╔══

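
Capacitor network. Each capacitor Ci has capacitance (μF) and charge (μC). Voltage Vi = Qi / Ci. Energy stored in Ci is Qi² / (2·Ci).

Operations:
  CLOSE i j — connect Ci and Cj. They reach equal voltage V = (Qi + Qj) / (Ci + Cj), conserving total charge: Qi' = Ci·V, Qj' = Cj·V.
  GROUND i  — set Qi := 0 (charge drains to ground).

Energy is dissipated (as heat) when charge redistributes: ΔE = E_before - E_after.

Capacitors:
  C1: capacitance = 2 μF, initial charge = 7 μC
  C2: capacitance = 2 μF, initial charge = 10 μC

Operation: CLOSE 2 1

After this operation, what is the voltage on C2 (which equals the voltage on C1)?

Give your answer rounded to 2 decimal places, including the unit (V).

Answer: 4.25 V

Derivation:
Initial: C1(2μF, Q=7μC, V=3.50V), C2(2μF, Q=10μC, V=5.00V)
Op 1: CLOSE 2-1: Q_total=17.00, C_total=4.00, V=4.25; Q2=8.50, Q1=8.50; dissipated=1.125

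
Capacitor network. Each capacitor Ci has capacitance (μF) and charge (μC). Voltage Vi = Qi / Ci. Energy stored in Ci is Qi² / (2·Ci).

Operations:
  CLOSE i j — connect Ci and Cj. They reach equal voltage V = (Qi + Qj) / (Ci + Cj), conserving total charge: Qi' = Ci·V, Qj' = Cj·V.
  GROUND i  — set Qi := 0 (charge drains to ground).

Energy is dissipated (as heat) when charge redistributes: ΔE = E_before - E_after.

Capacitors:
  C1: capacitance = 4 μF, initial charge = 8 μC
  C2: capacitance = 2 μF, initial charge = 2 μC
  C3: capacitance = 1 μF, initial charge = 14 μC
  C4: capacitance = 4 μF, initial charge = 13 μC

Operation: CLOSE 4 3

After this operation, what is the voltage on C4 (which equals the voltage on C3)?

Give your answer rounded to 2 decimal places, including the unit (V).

Answer: 5.40 V

Derivation:
Initial: C1(4μF, Q=8μC, V=2.00V), C2(2μF, Q=2μC, V=1.00V), C3(1μF, Q=14μC, V=14.00V), C4(4μF, Q=13μC, V=3.25V)
Op 1: CLOSE 4-3: Q_total=27.00, C_total=5.00, V=5.40; Q4=21.60, Q3=5.40; dissipated=46.225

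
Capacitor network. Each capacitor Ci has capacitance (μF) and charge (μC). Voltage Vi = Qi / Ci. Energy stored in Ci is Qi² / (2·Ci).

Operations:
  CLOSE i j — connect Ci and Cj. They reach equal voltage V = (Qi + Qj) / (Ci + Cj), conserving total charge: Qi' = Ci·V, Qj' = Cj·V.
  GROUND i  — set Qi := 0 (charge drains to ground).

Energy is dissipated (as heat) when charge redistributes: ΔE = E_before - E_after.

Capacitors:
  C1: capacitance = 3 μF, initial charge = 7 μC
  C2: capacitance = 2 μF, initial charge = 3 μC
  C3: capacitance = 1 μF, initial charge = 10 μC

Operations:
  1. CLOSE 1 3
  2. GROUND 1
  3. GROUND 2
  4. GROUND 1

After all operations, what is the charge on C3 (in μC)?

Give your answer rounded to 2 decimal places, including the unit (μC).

Answer: 4.25 μC

Derivation:
Initial: C1(3μF, Q=7μC, V=2.33V), C2(2μF, Q=3μC, V=1.50V), C3(1μF, Q=10μC, V=10.00V)
Op 1: CLOSE 1-3: Q_total=17.00, C_total=4.00, V=4.25; Q1=12.75, Q3=4.25; dissipated=22.042
Op 2: GROUND 1: Q1=0; energy lost=27.094
Op 3: GROUND 2: Q2=0; energy lost=2.250
Op 4: GROUND 1: Q1=0; energy lost=0.000
Final charges: Q1=0.00, Q2=0.00, Q3=4.25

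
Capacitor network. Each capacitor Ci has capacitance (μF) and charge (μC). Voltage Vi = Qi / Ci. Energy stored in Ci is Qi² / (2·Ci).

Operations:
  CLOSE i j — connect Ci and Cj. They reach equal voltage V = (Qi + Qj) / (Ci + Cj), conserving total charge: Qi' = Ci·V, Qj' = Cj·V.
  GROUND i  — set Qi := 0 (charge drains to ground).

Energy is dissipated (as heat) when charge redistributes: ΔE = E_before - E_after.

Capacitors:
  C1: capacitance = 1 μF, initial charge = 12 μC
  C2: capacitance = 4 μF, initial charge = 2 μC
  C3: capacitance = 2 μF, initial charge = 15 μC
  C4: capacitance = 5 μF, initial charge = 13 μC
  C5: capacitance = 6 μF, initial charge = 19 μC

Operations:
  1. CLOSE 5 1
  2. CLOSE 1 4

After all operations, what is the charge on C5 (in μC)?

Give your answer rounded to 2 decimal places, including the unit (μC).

Initial: C1(1μF, Q=12μC, V=12.00V), C2(4μF, Q=2μC, V=0.50V), C3(2μF, Q=15μC, V=7.50V), C4(5μF, Q=13μC, V=2.60V), C5(6μF, Q=19μC, V=3.17V)
Op 1: CLOSE 5-1: Q_total=31.00, C_total=7.00, V=4.43; Q5=26.57, Q1=4.43; dissipated=33.440
Op 2: CLOSE 1-4: Q_total=17.43, C_total=6.00, V=2.90; Q1=2.90, Q4=14.52; dissipated=1.393
Final charges: Q1=2.90, Q2=2.00, Q3=15.00, Q4=14.52, Q5=26.57

Answer: 26.57 μC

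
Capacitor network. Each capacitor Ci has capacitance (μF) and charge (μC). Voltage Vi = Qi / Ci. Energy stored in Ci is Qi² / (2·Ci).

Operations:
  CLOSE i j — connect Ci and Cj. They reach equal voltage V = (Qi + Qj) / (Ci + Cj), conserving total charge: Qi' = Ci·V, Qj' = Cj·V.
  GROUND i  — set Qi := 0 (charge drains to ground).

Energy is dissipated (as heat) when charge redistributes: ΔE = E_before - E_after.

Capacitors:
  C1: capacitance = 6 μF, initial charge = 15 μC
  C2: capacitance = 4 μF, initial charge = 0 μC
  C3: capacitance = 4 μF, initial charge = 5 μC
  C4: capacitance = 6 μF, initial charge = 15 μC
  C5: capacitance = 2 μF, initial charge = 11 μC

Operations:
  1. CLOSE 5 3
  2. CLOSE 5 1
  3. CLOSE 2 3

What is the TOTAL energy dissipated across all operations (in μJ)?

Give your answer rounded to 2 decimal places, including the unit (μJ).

Answer: 19.17 μJ

Derivation:
Initial: C1(6μF, Q=15μC, V=2.50V), C2(4μF, Q=0μC, V=0.00V), C3(4μF, Q=5μC, V=1.25V), C4(6μF, Q=15μC, V=2.50V), C5(2μF, Q=11μC, V=5.50V)
Op 1: CLOSE 5-3: Q_total=16.00, C_total=6.00, V=2.67; Q5=5.33, Q3=10.67; dissipated=12.042
Op 2: CLOSE 5-1: Q_total=20.33, C_total=8.00, V=2.54; Q5=5.08, Q1=15.25; dissipated=0.021
Op 3: CLOSE 2-3: Q_total=10.67, C_total=8.00, V=1.33; Q2=5.33, Q3=5.33; dissipated=7.111
Total dissipated: 19.174 μJ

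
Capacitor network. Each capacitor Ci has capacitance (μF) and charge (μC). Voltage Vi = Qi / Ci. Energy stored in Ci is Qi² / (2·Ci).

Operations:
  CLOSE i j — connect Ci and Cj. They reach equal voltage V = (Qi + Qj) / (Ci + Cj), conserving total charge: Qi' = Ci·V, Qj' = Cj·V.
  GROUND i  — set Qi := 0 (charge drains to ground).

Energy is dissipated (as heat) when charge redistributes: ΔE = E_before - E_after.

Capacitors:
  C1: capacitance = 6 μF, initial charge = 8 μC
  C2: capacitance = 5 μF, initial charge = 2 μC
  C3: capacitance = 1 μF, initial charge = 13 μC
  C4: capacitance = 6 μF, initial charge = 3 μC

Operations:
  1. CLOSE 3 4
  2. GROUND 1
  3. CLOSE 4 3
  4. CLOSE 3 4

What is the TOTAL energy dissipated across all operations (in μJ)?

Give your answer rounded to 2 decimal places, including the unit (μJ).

Initial: C1(6μF, Q=8μC, V=1.33V), C2(5μF, Q=2μC, V=0.40V), C3(1μF, Q=13μC, V=13.00V), C4(6μF, Q=3μC, V=0.50V)
Op 1: CLOSE 3-4: Q_total=16.00, C_total=7.00, V=2.29; Q3=2.29, Q4=13.71; dissipated=66.964
Op 2: GROUND 1: Q1=0; energy lost=5.333
Op 3: CLOSE 4-3: Q_total=16.00, C_total=7.00, V=2.29; Q4=13.71, Q3=2.29; dissipated=0.000
Op 4: CLOSE 3-4: Q_total=16.00, C_total=7.00, V=2.29; Q3=2.29, Q4=13.71; dissipated=0.000
Total dissipated: 72.298 μJ

Answer: 72.30 μJ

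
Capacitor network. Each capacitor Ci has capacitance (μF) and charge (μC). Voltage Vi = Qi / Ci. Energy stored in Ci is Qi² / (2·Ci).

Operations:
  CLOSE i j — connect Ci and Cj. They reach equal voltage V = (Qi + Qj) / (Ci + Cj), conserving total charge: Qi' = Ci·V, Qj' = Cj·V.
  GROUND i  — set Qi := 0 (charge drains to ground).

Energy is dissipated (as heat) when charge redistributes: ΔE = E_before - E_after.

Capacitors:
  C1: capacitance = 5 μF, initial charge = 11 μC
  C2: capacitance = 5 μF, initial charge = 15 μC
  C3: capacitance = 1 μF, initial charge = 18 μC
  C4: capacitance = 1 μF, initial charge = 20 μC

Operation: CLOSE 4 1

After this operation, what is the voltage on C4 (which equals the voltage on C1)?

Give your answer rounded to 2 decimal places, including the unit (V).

Initial: C1(5μF, Q=11μC, V=2.20V), C2(5μF, Q=15μC, V=3.00V), C3(1μF, Q=18μC, V=18.00V), C4(1μF, Q=20μC, V=20.00V)
Op 1: CLOSE 4-1: Q_total=31.00, C_total=6.00, V=5.17; Q4=5.17, Q1=25.83; dissipated=132.017

Answer: 5.17 V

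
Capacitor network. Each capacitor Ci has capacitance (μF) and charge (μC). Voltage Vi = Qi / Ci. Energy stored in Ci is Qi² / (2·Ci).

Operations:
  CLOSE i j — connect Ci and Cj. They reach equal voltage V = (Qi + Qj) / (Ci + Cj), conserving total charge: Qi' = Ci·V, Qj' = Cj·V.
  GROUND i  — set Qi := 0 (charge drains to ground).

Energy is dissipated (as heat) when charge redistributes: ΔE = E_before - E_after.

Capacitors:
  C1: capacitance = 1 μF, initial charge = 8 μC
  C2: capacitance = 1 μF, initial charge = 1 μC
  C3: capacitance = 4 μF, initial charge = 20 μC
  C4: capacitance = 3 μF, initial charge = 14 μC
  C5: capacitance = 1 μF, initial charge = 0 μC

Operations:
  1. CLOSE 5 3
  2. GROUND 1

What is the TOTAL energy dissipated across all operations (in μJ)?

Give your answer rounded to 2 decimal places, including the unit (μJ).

Initial: C1(1μF, Q=8μC, V=8.00V), C2(1μF, Q=1μC, V=1.00V), C3(4μF, Q=20μC, V=5.00V), C4(3μF, Q=14μC, V=4.67V), C5(1μF, Q=0μC, V=0.00V)
Op 1: CLOSE 5-3: Q_total=20.00, C_total=5.00, V=4.00; Q5=4.00, Q3=16.00; dissipated=10.000
Op 2: GROUND 1: Q1=0; energy lost=32.000
Total dissipated: 42.000 μJ

Answer: 42.00 μJ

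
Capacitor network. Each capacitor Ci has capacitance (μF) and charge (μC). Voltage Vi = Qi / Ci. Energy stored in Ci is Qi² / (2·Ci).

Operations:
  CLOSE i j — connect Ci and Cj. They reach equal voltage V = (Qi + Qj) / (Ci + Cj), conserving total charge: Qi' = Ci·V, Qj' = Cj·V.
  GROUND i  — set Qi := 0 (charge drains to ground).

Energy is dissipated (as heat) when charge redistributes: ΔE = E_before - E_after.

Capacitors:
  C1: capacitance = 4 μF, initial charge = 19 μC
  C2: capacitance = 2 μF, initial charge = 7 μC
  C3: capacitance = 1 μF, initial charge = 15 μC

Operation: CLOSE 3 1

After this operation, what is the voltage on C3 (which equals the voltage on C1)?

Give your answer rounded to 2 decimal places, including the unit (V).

Answer: 6.80 V

Derivation:
Initial: C1(4μF, Q=19μC, V=4.75V), C2(2μF, Q=7μC, V=3.50V), C3(1μF, Q=15μC, V=15.00V)
Op 1: CLOSE 3-1: Q_total=34.00, C_total=5.00, V=6.80; Q3=6.80, Q1=27.20; dissipated=42.025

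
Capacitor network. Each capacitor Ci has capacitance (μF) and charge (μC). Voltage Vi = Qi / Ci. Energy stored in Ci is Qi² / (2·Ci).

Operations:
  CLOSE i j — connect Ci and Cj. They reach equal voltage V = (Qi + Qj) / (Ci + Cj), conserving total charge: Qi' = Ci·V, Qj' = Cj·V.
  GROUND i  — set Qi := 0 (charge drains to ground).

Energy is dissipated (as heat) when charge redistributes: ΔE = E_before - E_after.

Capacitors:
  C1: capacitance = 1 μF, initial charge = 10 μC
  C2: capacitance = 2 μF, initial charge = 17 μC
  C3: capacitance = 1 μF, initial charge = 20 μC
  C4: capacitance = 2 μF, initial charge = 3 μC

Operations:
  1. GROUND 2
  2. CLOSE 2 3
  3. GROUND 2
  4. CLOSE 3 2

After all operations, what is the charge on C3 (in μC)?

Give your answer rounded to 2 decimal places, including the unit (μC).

Answer: 2.22 μC

Derivation:
Initial: C1(1μF, Q=10μC, V=10.00V), C2(2μF, Q=17μC, V=8.50V), C3(1μF, Q=20μC, V=20.00V), C4(2μF, Q=3μC, V=1.50V)
Op 1: GROUND 2: Q2=0; energy lost=72.250
Op 2: CLOSE 2-3: Q_total=20.00, C_total=3.00, V=6.67; Q2=13.33, Q3=6.67; dissipated=133.333
Op 3: GROUND 2: Q2=0; energy lost=44.444
Op 4: CLOSE 3-2: Q_total=6.67, C_total=3.00, V=2.22; Q3=2.22, Q2=4.44; dissipated=14.815
Final charges: Q1=10.00, Q2=4.44, Q3=2.22, Q4=3.00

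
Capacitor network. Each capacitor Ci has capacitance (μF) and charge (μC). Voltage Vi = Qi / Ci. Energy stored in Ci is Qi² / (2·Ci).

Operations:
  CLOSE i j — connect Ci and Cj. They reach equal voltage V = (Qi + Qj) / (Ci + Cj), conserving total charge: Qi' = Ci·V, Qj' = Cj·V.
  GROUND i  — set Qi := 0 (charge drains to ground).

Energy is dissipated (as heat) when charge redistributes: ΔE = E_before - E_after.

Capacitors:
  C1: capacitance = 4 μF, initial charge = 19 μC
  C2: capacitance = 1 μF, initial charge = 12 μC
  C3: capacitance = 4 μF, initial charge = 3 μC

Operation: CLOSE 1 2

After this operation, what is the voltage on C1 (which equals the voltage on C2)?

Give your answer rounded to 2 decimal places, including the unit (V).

Answer: 6.20 V

Derivation:
Initial: C1(4μF, Q=19μC, V=4.75V), C2(1μF, Q=12μC, V=12.00V), C3(4μF, Q=3μC, V=0.75V)
Op 1: CLOSE 1-2: Q_total=31.00, C_total=5.00, V=6.20; Q1=24.80, Q2=6.20; dissipated=21.025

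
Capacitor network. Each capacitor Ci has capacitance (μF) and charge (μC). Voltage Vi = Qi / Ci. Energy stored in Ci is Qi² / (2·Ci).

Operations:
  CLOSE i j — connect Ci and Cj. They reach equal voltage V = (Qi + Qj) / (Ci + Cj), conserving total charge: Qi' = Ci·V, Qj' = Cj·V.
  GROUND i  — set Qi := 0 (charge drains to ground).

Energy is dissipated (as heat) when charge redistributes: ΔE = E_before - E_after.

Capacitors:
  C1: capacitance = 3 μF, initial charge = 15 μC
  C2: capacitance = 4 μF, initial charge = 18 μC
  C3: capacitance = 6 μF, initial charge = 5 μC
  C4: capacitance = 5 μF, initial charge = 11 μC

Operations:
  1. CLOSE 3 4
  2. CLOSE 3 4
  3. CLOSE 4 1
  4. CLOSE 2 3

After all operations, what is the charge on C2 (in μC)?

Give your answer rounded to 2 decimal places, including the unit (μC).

Answer: 10.69 μC

Derivation:
Initial: C1(3μF, Q=15μC, V=5.00V), C2(4μF, Q=18μC, V=4.50V), C3(6μF, Q=5μC, V=0.83V), C4(5μF, Q=11μC, V=2.20V)
Op 1: CLOSE 3-4: Q_total=16.00, C_total=11.00, V=1.45; Q3=8.73, Q4=7.27; dissipated=2.547
Op 2: CLOSE 3-4: Q_total=16.00, C_total=11.00, V=1.45; Q3=8.73, Q4=7.27; dissipated=0.000
Op 3: CLOSE 4-1: Q_total=22.27, C_total=8.00, V=2.78; Q4=13.92, Q1=8.35; dissipated=11.785
Op 4: CLOSE 2-3: Q_total=26.73, C_total=10.00, V=2.67; Q2=10.69, Q3=16.04; dissipated=11.130
Final charges: Q1=8.35, Q2=10.69, Q3=16.04, Q4=13.92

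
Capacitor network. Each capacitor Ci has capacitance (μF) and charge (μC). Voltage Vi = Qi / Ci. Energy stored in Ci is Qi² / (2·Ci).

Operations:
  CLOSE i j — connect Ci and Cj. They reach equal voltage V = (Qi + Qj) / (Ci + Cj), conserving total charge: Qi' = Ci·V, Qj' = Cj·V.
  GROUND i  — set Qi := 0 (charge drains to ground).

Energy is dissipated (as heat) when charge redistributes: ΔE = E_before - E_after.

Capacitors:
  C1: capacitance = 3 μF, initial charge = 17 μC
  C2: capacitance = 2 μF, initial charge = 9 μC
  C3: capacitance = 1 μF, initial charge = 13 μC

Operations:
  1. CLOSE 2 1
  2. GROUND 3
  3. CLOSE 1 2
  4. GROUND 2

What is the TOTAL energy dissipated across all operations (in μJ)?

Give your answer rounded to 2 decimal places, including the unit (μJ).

Initial: C1(3μF, Q=17μC, V=5.67V), C2(2μF, Q=9μC, V=4.50V), C3(1μF, Q=13μC, V=13.00V)
Op 1: CLOSE 2-1: Q_total=26.00, C_total=5.00, V=5.20; Q2=10.40, Q1=15.60; dissipated=0.817
Op 2: GROUND 3: Q3=0; energy lost=84.500
Op 3: CLOSE 1-2: Q_total=26.00, C_total=5.00, V=5.20; Q1=15.60, Q2=10.40; dissipated=0.000
Op 4: GROUND 2: Q2=0; energy lost=27.040
Total dissipated: 112.357 μJ

Answer: 112.36 μJ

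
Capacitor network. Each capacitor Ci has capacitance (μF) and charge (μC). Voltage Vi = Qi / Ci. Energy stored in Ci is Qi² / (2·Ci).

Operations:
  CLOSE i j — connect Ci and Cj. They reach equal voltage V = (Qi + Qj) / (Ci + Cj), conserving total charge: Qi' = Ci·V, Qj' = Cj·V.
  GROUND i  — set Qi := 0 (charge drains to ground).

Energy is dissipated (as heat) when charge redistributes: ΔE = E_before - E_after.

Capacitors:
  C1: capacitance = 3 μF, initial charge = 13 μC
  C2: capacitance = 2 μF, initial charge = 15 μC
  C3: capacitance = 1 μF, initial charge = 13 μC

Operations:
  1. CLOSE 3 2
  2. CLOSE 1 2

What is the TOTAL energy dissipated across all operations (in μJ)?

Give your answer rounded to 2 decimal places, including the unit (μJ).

Initial: C1(3μF, Q=13μC, V=4.33V), C2(2μF, Q=15μC, V=7.50V), C3(1μF, Q=13μC, V=13.00V)
Op 1: CLOSE 3-2: Q_total=28.00, C_total=3.00, V=9.33; Q3=9.33, Q2=18.67; dissipated=10.083
Op 2: CLOSE 1-2: Q_total=31.67, C_total=5.00, V=6.33; Q1=19.00, Q2=12.67; dissipated=15.000
Total dissipated: 25.083 μJ

Answer: 25.08 μJ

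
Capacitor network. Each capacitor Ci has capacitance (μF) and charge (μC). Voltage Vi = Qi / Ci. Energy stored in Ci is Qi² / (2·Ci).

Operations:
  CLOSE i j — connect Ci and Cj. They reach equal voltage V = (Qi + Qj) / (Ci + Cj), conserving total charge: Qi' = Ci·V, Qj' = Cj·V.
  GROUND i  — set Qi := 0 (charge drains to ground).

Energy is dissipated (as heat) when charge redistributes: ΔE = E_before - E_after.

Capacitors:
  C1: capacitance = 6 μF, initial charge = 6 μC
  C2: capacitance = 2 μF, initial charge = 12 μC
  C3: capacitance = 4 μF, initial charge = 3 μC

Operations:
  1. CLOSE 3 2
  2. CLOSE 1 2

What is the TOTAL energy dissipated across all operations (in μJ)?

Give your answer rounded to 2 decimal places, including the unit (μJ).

Answer: 20.06 μJ

Derivation:
Initial: C1(6μF, Q=6μC, V=1.00V), C2(2μF, Q=12μC, V=6.00V), C3(4μF, Q=3μC, V=0.75V)
Op 1: CLOSE 3-2: Q_total=15.00, C_total=6.00, V=2.50; Q3=10.00, Q2=5.00; dissipated=18.375
Op 2: CLOSE 1-2: Q_total=11.00, C_total=8.00, V=1.38; Q1=8.25, Q2=2.75; dissipated=1.688
Total dissipated: 20.062 μJ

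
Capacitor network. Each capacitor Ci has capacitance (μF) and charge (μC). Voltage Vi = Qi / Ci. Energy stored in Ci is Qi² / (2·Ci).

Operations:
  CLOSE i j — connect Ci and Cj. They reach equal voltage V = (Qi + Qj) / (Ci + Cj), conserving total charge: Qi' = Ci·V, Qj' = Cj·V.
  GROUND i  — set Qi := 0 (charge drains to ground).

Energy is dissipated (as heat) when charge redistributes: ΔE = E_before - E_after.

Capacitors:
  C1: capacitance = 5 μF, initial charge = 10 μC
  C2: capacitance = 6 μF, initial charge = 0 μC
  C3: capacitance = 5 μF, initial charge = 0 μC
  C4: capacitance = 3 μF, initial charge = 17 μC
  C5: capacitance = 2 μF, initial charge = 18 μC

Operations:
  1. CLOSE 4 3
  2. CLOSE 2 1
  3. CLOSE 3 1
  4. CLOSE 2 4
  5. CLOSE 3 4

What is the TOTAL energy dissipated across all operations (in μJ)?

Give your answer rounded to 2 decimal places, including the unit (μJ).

Initial: C1(5μF, Q=10μC, V=2.00V), C2(6μF, Q=0μC, V=0.00V), C3(5μF, Q=0μC, V=0.00V), C4(3μF, Q=17μC, V=5.67V), C5(2μF, Q=18μC, V=9.00V)
Op 1: CLOSE 4-3: Q_total=17.00, C_total=8.00, V=2.12; Q4=6.38, Q3=10.62; dissipated=30.104
Op 2: CLOSE 2-1: Q_total=10.00, C_total=11.00, V=0.91; Q2=5.45, Q1=4.55; dissipated=5.455
Op 3: CLOSE 3-1: Q_total=15.17, C_total=10.00, V=1.52; Q3=7.59, Q1=7.59; dissipated=1.848
Op 4: CLOSE 2-4: Q_total=11.83, C_total=9.00, V=1.31; Q2=7.89, Q4=3.94; dissipated=1.478
Op 5: CLOSE 3-4: Q_total=11.53, C_total=8.00, V=1.44; Q3=7.21, Q4=4.32; dissipated=0.039
Total dissipated: 38.924 μJ

Answer: 38.92 μJ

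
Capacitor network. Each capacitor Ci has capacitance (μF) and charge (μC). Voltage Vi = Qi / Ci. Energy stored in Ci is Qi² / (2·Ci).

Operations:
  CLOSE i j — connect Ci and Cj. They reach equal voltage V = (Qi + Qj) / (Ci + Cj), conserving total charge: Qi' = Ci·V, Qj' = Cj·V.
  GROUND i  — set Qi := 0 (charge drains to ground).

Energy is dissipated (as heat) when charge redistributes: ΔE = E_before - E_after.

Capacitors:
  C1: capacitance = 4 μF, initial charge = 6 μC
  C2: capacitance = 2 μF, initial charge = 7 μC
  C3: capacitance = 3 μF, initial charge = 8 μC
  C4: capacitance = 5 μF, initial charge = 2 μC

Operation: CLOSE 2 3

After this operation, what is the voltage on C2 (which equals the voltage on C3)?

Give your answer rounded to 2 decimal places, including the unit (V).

Initial: C1(4μF, Q=6μC, V=1.50V), C2(2μF, Q=7μC, V=3.50V), C3(3μF, Q=8μC, V=2.67V), C4(5μF, Q=2μC, V=0.40V)
Op 1: CLOSE 2-3: Q_total=15.00, C_total=5.00, V=3.00; Q2=6.00, Q3=9.00; dissipated=0.417

Answer: 3.00 V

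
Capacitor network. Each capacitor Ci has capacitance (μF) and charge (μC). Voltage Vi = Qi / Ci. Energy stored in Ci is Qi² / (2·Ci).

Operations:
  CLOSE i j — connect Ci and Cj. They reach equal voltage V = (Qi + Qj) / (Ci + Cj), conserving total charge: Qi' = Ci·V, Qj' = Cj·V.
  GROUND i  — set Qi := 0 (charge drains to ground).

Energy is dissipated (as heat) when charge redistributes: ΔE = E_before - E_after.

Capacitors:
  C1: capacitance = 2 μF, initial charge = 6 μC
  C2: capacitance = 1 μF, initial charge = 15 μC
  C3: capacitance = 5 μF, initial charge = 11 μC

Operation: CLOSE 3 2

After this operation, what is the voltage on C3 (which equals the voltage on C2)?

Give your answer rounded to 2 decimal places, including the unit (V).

Answer: 4.33 V

Derivation:
Initial: C1(2μF, Q=6μC, V=3.00V), C2(1μF, Q=15μC, V=15.00V), C3(5μF, Q=11μC, V=2.20V)
Op 1: CLOSE 3-2: Q_total=26.00, C_total=6.00, V=4.33; Q3=21.67, Q2=4.33; dissipated=68.267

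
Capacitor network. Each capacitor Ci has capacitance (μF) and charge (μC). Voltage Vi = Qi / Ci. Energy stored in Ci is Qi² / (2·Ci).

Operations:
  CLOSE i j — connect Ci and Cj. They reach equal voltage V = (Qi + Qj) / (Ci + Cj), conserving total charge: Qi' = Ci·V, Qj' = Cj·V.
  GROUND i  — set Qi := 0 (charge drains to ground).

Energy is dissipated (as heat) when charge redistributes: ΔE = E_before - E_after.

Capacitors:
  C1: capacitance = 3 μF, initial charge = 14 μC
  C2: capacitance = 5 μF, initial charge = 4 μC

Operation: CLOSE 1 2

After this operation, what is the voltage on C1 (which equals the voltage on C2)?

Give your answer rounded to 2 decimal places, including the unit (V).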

╚══

▶ Exercise instructions:
Starting with the first line of the entries, transcribe every line up to and including the one with "C1: capacitance = 2 μF, initial charge = 7".

▶ Written reply:
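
Capacitor network. Each capacitor Ci has capacitance (μF) and charge (μC). Voltage Vi = Qi / Ci. Energy stored in Ci is Qi² / (2·Ci).

Operations:
  CLOSE i j — connect Ci and Cj. They reach equal voltage V = (Qi + Qj) / (Ci + Cj), conserving total charge: Qi' = Ci·V, Qj' = Cj·V.
  GROUND i  — set Qi := 0 (charge drains to ground).

Energy is dissipated (as heat) when charge redistributes: ΔE = E_before - E_after.

Capacitors:
  C1: capacitance = 2 μF, initial charge = 7 μC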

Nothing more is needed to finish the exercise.